(Beginning of EXERCISE DATA)
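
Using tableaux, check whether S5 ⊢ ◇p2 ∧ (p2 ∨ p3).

Tableau for the negation ¬(◇p2 ∧ (p2 ∨ p3)):
1. ¬(◇p2 ∧ (p2 ∨ p3)), 0
2. ¬(p2 ∨ p3), 0
3. ¬p2, 0
4. ¬p3, 0
Accessibility: 0R0
The negation has an open branch (countermodel exists).

No, not valid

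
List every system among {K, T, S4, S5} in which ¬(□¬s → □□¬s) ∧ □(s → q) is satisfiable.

K, T

T-tableau for the formula:
1. ¬(□¬s → □□¬s) ∧ □(s → q), w0
2. ¬(□¬s → □□¬s), w0
3. □(s → q), w0
4. □¬s, w0
5. ¬□□¬s, w0
6. s → q, w0
7. ¬s, w0
8. q, w0
9. ¬□¬s, w1
10. s → q, w1
11. ¬s, w1
12. q, w1
13. s, w2
Accessibility: w0Rw0, w0Rw1, w1Rw1, w1Rw2, w2Rw2
Complete open branch: satisfiable in T, hence also in K (this T-model is also a K-model).
S4-tableau for the formula:
1. ¬(□¬s → □□¬s) ∧ □(s → q), w0
2. ¬(□¬s → □□¬s), w0
3. □(s → q), w0
4. □¬s, w0
5. ¬□□¬s, w0
6. s → q, w0
7. ¬s, w0
8. q, w0
9. ¬□¬s, w1
10. s → q, w1
11. ¬s, w1
12. q, w1
13. s, w2
14. s → q, w2
15. ¬s, w2
Accessibility: w0Rw0, w0Rw1, w0Rw2, w1Rw1, w1Rw2, w2Rw2
Branch closes: s and ¬s both at w2.
Every branch closes (one shown): unsatisfiable in S4, hence also in S5 (every S5-frame is an S4-frame).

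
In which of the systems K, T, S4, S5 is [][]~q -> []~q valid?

T-tableau for the negation ~([][]~q -> []~q):
1. ~([][]~q -> []~q), 0
2. [][]~q, 0
3. ~[]~q, 0
4. []~q, 0
5. ~q, 0
6. q, 1
7. []~q, 1
8. ~q, 1
Accessibility: 0R0, 0R1, 1R1
Branch closes: q and ~q both at 1.
Every branch closes (one shown): valid in T, hence also in S4, S5 (every theorem of T is a theorem of S4 and S5).
K-tableau for the negation ~([][]~q -> []~q):
1. ~([][]~q -> []~q), 0
2. [][]~q, 0
3. ~[]~q, 0
4. q, 1
5. []~q, 1
Accessibility: 0R1
Complete open branch: countermodel on a K-frame, so not valid in K.

T, S4, S5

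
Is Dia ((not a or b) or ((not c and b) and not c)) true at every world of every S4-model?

Tableau for the negation not Dia ((not a or b) or ((not c and b) and not c)):
1. not Dia ((not a or b) or ((not c and b) and not c)), 0
2. not ((not a or b) or ((not c and b) and not c)), 0   [neg-Dia-rule on 1 via 0R0]
3. not (not a or b), 0   [neg-or-rule on 2]
4. not ((not c and b) and not c), 0   [neg-or-rule on 2]
5. a, 0   [neg-or-rule on 3]
6. not b, 0   [neg-or-rule on 3]
7. c, 0   [neg-and-rule on 4 (branches; this branch)]
Accessibility: 0R0
The negation has an open branch (countermodel exists).

No, not valid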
(End of EXERCISE DATA)
— WORK REQUEST —
Your reply must consist of the entire listing, repeated word for word.

— TASK ANSWER —
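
Using tableaux, check whether S5 ⊢ ◇p2 ∧ (p2 ∨ p3).

Tableau for the negation ¬(◇p2 ∧ (p2 ∨ p3)):
1. ¬(◇p2 ∧ (p2 ∨ p3)), 0
2. ¬(p2 ∨ p3), 0
3. ¬p2, 0
4. ¬p3, 0
Accessibility: 0R0
The negation has an open branch (countermodel exists).

No, not valid

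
List every system among {K, T, S4, S5} in which ¬(□¬s → □□¬s) ∧ □(s → q) is satisfiable.

K, T

T-tableau for the formula:
1. ¬(□¬s → □□¬s) ∧ □(s → q), w0
2. ¬(□¬s → □□¬s), w0
3. □(s → q), w0
4. □¬s, w0
5. ¬□□¬s, w0
6. s → q, w0
7. ¬s, w0
8. q, w0
9. ¬□¬s, w1
10. s → q, w1
11. ¬s, w1
12. q, w1
13. s, w2
Accessibility: w0Rw0, w0Rw1, w1Rw1, w1Rw2, w2Rw2
Complete open branch: satisfiable in T, hence also in K (this T-model is also a K-model).
S4-tableau for the formula:
1. ¬(□¬s → □□¬s) ∧ □(s → q), w0
2. ¬(□¬s → □□¬s), w0
3. □(s → q), w0
4. □¬s, w0
5. ¬□□¬s, w0
6. s → q, w0
7. ¬s, w0
8. q, w0
9. ¬□¬s, w1
10. s → q, w1
11. ¬s, w1
12. q, w1
13. s, w2
14. s → q, w2
15. ¬s, w2
Accessibility: w0Rw0, w0Rw1, w0Rw2, w1Rw1, w1Rw2, w2Rw2
Branch closes: s and ¬s both at w2.
Every branch closes (one shown): unsatisfiable in S4, hence also in S5 (every S5-frame is an S4-frame).

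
In which of the systems K, T, S4, S5 is [][]~q -> []~q valid?

T-tableau for the negation ~([][]~q -> []~q):
1. ~([][]~q -> []~q), 0
2. [][]~q, 0
3. ~[]~q, 0
4. []~q, 0
5. ~q, 0
6. q, 1
7. []~q, 1
8. ~q, 1
Accessibility: 0R0, 0R1, 1R1
Branch closes: q and ~q both at 1.
Every branch closes (one shown): valid in T, hence also in S4, S5 (every theorem of T is a theorem of S4 and S5).
K-tableau for the negation ~([][]~q -> []~q):
1. ~([][]~q -> []~q), 0
2. [][]~q, 0
3. ~[]~q, 0
4. q, 1
5. []~q, 1
Accessibility: 0R1
Complete open branch: countermodel on a K-frame, so not valid in K.

T, S4, S5

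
Is Dia ((not a or b) or ((not c and b) and not c)) true at every world of every S4-model?

Tableau for the negation not Dia ((not a or b) or ((not c and b) and not c)):
1. not Dia ((not a or b) or ((not c and b) and not c)), 0
2. not ((not a or b) or ((not c and b) and not c)), 0   [neg-Dia-rule on 1 via 0R0]
3. not (not a or b), 0   [neg-or-rule on 2]
4. not ((not c and b) and not c), 0   [neg-or-rule on 2]
5. a, 0   [neg-or-rule on 3]
6. not b, 0   [neg-or-rule on 3]
7. c, 0   [neg-and-rule on 4 (branches; this branch)]
Accessibility: 0R0
The negation has an open branch (countermodel exists).

No, not valid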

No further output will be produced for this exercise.